[Data extracts — start]

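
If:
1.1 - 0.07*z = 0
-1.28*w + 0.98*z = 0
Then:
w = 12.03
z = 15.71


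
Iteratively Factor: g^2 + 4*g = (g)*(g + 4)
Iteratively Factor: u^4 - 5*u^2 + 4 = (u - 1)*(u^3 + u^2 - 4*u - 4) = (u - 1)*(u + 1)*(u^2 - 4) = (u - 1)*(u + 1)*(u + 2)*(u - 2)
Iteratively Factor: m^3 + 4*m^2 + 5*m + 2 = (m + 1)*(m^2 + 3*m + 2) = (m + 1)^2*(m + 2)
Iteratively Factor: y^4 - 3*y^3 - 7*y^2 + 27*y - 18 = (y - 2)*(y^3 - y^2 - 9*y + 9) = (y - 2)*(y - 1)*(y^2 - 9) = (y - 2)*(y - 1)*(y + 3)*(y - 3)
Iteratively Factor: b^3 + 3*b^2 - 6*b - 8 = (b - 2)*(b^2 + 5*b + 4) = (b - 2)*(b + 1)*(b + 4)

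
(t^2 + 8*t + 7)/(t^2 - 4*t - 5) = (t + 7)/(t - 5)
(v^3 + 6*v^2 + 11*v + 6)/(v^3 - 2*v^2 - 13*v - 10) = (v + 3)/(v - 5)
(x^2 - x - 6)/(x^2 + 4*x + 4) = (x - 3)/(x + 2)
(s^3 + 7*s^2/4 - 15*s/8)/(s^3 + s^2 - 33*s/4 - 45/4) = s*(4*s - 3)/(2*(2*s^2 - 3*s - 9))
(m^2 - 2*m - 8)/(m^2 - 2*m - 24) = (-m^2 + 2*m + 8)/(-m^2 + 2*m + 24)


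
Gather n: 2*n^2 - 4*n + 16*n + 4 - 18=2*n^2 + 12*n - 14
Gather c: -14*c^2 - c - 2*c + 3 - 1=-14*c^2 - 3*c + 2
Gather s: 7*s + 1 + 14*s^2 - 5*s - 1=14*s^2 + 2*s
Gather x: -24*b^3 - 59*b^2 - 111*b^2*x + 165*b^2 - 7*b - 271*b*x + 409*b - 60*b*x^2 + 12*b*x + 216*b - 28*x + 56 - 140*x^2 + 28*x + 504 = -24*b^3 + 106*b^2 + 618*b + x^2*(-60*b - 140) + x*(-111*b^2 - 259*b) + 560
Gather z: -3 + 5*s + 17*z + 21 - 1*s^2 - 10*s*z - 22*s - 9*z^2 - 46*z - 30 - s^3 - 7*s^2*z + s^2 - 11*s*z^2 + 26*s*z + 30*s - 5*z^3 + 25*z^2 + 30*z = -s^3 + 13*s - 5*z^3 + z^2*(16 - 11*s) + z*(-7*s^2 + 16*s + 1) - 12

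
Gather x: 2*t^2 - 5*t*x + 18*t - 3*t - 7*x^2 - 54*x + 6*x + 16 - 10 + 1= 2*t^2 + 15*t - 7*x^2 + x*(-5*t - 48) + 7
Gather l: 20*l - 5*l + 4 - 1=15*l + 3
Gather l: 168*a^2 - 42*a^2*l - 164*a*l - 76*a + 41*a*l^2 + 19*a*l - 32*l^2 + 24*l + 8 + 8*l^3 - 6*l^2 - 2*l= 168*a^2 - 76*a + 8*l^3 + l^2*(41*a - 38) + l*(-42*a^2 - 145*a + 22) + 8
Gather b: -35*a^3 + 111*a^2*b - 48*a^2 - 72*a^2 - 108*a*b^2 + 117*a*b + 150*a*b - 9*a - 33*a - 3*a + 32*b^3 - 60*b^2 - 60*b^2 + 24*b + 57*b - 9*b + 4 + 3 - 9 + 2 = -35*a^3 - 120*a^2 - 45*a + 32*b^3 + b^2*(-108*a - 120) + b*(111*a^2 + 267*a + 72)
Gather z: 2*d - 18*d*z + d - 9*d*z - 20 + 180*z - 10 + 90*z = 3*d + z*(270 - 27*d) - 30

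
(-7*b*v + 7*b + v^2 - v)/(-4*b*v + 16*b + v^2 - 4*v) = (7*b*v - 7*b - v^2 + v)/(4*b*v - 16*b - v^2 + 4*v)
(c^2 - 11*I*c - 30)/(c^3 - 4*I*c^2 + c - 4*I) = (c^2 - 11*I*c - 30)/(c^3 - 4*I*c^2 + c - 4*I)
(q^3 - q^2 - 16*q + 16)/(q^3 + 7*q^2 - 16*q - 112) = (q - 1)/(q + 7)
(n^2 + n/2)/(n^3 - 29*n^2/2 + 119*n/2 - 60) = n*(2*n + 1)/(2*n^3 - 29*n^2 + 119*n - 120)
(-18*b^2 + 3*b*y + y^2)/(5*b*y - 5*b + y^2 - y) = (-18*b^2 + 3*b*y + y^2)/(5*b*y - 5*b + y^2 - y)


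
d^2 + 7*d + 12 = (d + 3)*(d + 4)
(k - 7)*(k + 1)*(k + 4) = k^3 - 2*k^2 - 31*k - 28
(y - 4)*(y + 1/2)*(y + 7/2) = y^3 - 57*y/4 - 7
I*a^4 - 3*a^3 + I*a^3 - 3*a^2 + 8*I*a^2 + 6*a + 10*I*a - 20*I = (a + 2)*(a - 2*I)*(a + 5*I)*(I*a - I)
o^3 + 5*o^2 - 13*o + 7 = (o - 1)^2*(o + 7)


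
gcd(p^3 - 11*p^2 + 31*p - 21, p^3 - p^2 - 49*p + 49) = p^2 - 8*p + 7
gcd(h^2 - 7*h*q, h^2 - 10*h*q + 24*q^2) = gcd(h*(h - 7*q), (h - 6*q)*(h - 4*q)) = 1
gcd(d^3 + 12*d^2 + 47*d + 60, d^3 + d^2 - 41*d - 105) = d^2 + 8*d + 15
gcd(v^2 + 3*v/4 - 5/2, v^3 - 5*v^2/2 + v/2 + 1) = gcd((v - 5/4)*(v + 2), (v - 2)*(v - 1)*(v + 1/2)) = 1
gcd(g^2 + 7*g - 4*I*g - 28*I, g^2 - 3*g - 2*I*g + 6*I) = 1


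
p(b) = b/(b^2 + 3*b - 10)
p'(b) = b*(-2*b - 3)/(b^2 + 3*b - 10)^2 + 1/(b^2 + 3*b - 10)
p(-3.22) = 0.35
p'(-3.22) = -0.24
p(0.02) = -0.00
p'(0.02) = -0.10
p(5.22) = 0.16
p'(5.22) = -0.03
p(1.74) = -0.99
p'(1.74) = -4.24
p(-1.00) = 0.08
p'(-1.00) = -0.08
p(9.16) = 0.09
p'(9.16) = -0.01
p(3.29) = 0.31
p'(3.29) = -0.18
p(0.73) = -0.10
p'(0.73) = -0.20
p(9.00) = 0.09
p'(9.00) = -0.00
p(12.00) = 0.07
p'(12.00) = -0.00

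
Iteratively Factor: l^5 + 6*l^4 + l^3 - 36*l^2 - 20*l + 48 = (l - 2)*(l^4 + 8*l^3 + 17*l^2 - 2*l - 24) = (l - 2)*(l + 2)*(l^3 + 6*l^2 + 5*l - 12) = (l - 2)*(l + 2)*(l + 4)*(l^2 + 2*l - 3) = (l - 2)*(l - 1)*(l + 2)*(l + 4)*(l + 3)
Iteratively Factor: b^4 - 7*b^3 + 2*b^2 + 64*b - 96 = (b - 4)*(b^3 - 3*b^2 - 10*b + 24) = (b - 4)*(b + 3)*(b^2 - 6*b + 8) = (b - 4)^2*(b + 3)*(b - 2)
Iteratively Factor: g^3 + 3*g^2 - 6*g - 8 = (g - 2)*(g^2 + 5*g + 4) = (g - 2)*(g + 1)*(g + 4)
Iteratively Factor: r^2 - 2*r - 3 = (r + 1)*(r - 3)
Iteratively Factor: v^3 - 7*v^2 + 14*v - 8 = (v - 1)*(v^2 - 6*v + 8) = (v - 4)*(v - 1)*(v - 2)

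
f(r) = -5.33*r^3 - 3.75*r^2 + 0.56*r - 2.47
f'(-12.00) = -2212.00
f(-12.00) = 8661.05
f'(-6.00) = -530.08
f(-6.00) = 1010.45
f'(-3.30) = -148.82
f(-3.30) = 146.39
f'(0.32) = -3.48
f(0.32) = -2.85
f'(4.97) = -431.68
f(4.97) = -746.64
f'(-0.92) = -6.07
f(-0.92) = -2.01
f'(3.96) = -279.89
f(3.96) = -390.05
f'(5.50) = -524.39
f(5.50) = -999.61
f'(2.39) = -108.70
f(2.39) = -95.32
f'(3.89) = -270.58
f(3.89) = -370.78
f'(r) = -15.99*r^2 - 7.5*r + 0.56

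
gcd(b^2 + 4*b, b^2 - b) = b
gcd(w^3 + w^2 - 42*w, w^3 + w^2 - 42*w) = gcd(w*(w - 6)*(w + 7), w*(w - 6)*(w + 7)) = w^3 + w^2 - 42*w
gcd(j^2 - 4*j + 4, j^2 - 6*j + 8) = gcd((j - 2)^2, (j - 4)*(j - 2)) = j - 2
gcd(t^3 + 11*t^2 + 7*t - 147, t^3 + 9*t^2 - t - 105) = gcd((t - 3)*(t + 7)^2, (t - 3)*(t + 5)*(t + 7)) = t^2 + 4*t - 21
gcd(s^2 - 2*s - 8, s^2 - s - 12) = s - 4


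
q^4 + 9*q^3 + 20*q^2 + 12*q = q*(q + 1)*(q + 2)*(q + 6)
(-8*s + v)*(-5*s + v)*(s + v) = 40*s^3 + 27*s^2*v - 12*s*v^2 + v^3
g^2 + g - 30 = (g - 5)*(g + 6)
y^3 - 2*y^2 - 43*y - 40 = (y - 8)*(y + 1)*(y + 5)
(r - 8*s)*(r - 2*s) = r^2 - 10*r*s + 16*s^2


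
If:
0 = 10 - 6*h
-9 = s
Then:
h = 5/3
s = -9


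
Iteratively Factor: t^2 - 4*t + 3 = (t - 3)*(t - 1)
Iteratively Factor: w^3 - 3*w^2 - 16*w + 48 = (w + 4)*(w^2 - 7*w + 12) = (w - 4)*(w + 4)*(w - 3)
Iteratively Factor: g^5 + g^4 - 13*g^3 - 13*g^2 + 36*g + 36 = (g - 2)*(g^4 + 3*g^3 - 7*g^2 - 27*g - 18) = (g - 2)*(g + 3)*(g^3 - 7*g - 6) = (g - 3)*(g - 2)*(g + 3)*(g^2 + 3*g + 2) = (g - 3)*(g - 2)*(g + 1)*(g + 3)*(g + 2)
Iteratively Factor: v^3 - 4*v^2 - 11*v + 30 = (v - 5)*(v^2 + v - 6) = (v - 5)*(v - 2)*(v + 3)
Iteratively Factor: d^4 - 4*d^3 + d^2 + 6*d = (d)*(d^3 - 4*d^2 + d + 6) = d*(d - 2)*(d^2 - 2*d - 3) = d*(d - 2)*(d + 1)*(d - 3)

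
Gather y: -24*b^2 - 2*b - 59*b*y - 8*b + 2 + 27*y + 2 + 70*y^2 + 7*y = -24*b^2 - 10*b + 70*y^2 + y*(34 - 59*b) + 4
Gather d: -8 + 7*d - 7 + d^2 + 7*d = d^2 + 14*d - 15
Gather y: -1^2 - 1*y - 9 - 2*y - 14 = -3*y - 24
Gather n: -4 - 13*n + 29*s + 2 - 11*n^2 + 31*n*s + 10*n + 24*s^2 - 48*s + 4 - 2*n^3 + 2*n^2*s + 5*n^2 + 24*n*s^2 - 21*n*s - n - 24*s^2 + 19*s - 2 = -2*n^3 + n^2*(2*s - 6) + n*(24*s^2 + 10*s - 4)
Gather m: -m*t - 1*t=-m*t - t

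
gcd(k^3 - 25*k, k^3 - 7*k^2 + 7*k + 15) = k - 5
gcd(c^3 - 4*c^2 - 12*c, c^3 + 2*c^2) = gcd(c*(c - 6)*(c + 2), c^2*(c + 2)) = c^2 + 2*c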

[Data extracts — finish]

**Activity:**
Reproduce exactly the lines above from the line with "0 = 10 - 6*h" to the line with "Iteratively Factor: d^4", including both, and add nothing.

**Completed task:**
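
0 = 10 - 6*h
-9 = s
Then:
h = 5/3
s = -9


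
Iteratively Factor: t^2 - 4*t + 3 = (t - 3)*(t - 1)
Iteratively Factor: w^3 - 3*w^2 - 16*w + 48 = (w + 4)*(w^2 - 7*w + 12) = (w - 4)*(w + 4)*(w - 3)
Iteratively Factor: g^5 + g^4 - 13*g^3 - 13*g^2 + 36*g + 36 = (g - 2)*(g^4 + 3*g^3 - 7*g^2 - 27*g - 18) = (g - 2)*(g + 3)*(g^3 - 7*g - 6) = (g - 3)*(g - 2)*(g + 3)*(g^2 + 3*g + 2) = (g - 3)*(g - 2)*(g + 1)*(g + 3)*(g + 2)
Iteratively Factor: v^3 - 4*v^2 - 11*v + 30 = (v - 5)*(v^2 + v - 6) = (v - 5)*(v - 2)*(v + 3)
Iteratively Factor: d^4 - 4*d^3 + d^2 + 6*d = (d)*(d^3 - 4*d^2 + d + 6) = d*(d - 2)*(d^2 - 2*d - 3) = d*(d - 2)*(d + 1)*(d - 3)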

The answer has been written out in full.